(Stored items)
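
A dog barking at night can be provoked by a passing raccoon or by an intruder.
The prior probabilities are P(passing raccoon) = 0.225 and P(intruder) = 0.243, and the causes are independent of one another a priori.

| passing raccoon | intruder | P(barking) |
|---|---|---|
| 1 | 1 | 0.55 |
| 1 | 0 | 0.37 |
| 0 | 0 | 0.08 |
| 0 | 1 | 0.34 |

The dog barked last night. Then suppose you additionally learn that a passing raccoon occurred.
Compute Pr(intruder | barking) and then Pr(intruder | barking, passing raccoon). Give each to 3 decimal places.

Pr(intruder | barking) ≈ 0.461; Pr(intruder | barking, passing raccoon) ≈ 0.323

Sum P(barking|·) weighted by the priors over the 4 (passing raccoon, intruder) configurations:
  P(barking) = 0.08*0.775*0.757 + 0.34*0.775*0.243 + 0.37*0.225*0.757 + 0.55*0.225*0.243
        = 0.046934 + 0.064031 + 0.063020 + 0.030071 = 0.204056
The terms with intruder present sum to 0.094102, so
  P(intruder | barking) = 0.094102 / 0.204056 ≈ 0.461

Now condition on the additional information:
P(barking | passing raccoon) = 0.37×0.757 + 0.55×0.243 = 0.280090 + 0.133650 = 0.413740
The intruder-present share is 0.55×0.243 = 0.133650.
Hence the posterior is 0.133650/0.413740 ≈ 0.323.
— passing raccoon explains away the evidence for intruder.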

Directions for this task: All that is wanted is an exact copy of the lines above from the one with "0 | 1 | 0.34 |" through the one with "The dog barked", with both ends included.

Task output:
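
| 0 | 1 | 0.34 |

The dog barked last night. Then suppose you additionally learn that a passing raccoon occurred.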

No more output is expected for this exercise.